Requirement →
Only these lines are needed: the first line of the entries below through the line with "A manipulator must", each returned exactly.

***** Materials provided *****

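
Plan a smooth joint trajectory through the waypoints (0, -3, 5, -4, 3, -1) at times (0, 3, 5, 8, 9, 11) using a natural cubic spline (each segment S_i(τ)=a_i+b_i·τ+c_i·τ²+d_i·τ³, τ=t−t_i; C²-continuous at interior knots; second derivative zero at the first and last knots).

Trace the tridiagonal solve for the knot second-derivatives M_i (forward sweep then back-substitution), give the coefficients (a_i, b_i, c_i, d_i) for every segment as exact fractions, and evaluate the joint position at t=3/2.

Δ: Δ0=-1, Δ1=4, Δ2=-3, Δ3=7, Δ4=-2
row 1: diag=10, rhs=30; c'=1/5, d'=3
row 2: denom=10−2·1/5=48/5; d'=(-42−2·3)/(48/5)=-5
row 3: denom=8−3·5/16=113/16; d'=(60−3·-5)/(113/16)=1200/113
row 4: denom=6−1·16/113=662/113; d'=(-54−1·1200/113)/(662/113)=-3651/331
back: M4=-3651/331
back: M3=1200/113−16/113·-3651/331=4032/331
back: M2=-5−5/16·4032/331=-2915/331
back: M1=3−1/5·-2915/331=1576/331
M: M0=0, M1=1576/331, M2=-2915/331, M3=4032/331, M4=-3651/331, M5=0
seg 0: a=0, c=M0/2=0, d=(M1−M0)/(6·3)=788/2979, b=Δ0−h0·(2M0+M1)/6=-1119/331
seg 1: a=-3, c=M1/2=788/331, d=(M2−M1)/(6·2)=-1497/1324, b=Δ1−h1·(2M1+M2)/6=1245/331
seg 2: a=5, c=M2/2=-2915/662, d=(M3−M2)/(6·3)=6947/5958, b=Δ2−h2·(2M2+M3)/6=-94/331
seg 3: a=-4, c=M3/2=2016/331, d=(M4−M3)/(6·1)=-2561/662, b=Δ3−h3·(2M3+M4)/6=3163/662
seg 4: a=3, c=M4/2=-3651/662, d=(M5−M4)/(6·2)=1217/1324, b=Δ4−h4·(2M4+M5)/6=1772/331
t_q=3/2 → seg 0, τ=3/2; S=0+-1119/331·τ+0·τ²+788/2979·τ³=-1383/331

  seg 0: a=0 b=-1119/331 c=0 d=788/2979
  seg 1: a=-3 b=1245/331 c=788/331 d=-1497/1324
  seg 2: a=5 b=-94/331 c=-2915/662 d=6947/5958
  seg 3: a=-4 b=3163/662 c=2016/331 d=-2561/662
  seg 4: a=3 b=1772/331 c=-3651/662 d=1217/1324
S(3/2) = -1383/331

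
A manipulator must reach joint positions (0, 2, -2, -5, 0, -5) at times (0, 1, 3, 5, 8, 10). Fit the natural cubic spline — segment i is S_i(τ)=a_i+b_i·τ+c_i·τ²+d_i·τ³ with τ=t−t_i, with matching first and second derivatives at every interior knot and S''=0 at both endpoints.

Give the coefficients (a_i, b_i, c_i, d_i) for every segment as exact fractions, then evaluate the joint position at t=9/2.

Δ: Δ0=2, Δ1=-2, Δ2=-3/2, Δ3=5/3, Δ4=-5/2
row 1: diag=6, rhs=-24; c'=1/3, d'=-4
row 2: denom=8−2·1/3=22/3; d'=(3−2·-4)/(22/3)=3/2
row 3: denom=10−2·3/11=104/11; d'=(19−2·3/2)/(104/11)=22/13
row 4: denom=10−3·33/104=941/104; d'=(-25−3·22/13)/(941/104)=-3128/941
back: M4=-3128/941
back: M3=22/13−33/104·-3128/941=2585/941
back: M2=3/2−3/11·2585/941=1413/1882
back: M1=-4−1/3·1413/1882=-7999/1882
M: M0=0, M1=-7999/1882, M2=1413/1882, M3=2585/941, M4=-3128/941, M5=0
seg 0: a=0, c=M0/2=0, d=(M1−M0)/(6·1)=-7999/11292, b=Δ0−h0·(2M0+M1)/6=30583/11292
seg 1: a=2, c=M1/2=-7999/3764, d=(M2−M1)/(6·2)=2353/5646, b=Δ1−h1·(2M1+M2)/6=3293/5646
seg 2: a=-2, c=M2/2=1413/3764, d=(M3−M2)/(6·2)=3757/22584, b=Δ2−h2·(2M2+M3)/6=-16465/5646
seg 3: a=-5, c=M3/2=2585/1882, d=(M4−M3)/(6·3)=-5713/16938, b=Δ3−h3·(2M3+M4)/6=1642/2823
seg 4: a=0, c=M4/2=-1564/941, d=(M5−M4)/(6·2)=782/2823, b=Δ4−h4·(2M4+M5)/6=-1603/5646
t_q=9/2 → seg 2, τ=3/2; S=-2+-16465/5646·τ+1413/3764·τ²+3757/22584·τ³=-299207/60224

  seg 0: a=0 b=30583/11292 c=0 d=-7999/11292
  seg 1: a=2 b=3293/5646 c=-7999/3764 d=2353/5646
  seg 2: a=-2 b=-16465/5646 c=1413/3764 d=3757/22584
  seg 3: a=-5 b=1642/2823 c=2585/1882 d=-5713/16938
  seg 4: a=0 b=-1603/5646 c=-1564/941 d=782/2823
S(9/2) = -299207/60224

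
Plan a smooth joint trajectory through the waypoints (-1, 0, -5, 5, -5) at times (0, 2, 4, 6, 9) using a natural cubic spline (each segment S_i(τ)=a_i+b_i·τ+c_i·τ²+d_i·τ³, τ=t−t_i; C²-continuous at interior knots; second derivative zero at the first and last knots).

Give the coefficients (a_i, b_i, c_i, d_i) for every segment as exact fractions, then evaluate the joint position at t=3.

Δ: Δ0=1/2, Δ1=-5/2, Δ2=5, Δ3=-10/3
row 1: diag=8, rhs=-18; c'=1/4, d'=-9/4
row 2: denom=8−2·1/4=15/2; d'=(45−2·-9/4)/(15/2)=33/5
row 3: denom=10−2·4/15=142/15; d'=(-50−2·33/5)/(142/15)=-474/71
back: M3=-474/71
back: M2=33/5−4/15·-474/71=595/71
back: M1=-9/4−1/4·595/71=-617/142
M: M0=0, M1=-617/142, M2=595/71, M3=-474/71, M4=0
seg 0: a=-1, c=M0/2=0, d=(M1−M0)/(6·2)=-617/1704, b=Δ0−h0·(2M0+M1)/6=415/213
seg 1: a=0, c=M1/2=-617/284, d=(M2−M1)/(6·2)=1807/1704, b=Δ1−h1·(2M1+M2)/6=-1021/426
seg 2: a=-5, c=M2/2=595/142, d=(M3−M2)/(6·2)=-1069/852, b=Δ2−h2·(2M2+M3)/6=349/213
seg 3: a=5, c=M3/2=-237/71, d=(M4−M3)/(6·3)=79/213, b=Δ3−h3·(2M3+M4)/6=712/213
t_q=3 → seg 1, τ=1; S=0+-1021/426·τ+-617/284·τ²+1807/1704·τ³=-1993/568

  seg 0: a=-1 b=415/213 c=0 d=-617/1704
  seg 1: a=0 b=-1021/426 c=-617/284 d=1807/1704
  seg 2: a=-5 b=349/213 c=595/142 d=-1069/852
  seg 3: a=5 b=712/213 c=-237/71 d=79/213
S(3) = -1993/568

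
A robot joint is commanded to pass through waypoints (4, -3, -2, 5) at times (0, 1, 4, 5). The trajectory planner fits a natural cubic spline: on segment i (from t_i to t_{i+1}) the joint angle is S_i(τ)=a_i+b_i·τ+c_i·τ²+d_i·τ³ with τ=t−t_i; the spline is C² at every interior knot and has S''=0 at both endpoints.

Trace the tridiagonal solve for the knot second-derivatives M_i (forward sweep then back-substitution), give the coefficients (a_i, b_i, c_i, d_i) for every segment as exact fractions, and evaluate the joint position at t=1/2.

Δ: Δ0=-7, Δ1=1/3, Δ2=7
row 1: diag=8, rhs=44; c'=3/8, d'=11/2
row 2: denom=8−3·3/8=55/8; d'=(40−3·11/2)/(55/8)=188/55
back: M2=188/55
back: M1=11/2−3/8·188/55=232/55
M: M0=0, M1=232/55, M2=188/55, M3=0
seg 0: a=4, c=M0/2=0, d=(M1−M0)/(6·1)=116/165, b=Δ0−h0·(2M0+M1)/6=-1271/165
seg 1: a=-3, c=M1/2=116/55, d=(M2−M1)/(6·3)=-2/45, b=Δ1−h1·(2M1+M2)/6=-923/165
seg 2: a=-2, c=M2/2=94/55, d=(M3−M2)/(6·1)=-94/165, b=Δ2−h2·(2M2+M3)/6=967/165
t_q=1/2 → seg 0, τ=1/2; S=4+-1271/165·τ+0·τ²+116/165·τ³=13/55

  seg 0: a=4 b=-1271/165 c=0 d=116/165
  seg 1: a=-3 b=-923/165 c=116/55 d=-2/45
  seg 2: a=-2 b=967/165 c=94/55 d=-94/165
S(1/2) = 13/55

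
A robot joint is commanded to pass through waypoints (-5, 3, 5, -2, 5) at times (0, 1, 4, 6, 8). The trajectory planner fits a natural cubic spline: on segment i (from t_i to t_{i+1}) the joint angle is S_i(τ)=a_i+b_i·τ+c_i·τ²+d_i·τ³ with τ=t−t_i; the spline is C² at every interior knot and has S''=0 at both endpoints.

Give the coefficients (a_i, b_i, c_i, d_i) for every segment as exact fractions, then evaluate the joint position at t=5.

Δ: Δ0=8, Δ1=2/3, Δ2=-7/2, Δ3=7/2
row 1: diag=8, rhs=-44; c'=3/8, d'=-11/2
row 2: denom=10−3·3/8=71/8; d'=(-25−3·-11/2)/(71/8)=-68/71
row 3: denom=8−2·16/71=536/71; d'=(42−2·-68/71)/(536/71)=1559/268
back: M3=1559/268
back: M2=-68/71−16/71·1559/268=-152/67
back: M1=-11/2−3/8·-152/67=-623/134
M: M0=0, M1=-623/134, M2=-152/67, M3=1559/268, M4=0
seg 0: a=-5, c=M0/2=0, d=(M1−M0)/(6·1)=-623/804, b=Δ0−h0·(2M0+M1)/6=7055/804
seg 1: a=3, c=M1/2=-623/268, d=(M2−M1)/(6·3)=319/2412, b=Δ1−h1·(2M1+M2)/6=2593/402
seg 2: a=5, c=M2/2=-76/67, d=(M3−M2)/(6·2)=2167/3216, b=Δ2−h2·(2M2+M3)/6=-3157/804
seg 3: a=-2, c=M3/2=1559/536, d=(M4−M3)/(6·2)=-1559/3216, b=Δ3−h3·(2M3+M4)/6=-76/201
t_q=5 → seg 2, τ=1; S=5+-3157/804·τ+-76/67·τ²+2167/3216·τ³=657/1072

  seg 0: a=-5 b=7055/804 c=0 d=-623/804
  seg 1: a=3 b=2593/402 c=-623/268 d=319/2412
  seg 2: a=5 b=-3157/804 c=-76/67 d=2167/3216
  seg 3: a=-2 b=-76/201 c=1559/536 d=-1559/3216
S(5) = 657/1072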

*****

Result for this task →
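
Plan a smooth joint trajectory through the waypoints (0, -3, 5, -4, 3, -1) at times (0, 3, 5, 8, 9, 11) using a natural cubic spline (each segment S_i(τ)=a_i+b_i·τ+c_i·τ²+d_i·τ³, τ=t−t_i; C²-continuous at interior knots; second derivative zero at the first and last knots).

Trace the tridiagonal solve for the knot second-derivatives M_i (forward sweep then back-substitution), give the coefficients (a_i, b_i, c_i, d_i) for every segment as exact fractions, and evaluate the joint position at t=3/2.

Δ: Δ0=-1, Δ1=4, Δ2=-3, Δ3=7, Δ4=-2
row 1: diag=10, rhs=30; c'=1/5, d'=3
row 2: denom=10−2·1/5=48/5; d'=(-42−2·3)/(48/5)=-5
row 3: denom=8−3·5/16=113/16; d'=(60−3·-5)/(113/16)=1200/113
row 4: denom=6−1·16/113=662/113; d'=(-54−1·1200/113)/(662/113)=-3651/331
back: M4=-3651/331
back: M3=1200/113−16/113·-3651/331=4032/331
back: M2=-5−5/16·4032/331=-2915/331
back: M1=3−1/5·-2915/331=1576/331
M: M0=0, M1=1576/331, M2=-2915/331, M3=4032/331, M4=-3651/331, M5=0
seg 0: a=0, c=M0/2=0, d=(M1−M0)/(6·3)=788/2979, b=Δ0−h0·(2M0+M1)/6=-1119/331
seg 1: a=-3, c=M1/2=788/331, d=(M2−M1)/(6·2)=-1497/1324, b=Δ1−h1·(2M1+M2)/6=1245/331
seg 2: a=5, c=M2/2=-2915/662, d=(M3−M2)/(6·3)=6947/5958, b=Δ2−h2·(2M2+M3)/6=-94/331
seg 3: a=-4, c=M3/2=2016/331, d=(M4−M3)/(6·1)=-2561/662, b=Δ3−h3·(2M3+M4)/6=3163/662
seg 4: a=3, c=M4/2=-3651/662, d=(M5−M4)/(6·2)=1217/1324, b=Δ4−h4·(2M4+M5)/6=1772/331
t_q=3/2 → seg 0, τ=3/2; S=0+-1119/331·τ+0·τ²+788/2979·τ³=-1383/331

  seg 0: a=0 b=-1119/331 c=0 d=788/2979
  seg 1: a=-3 b=1245/331 c=788/331 d=-1497/1324
  seg 2: a=5 b=-94/331 c=-2915/662 d=6947/5958
  seg 3: a=-4 b=3163/662 c=2016/331 d=-2561/662
  seg 4: a=3 b=1772/331 c=-3651/662 d=1217/1324
S(3/2) = -1383/331

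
A manipulator must reach joint positions (0, 2, -2, -5, 0, -5) at times (0, 1, 3, 5, 8, 10). Fit the natural cubic spline — segment i is S_i(τ)=a_i+b_i·τ+c_i·τ²+d_i·τ³ with τ=t−t_i, with matching first and second derivatives at every interior knot and S''=0 at both endpoints.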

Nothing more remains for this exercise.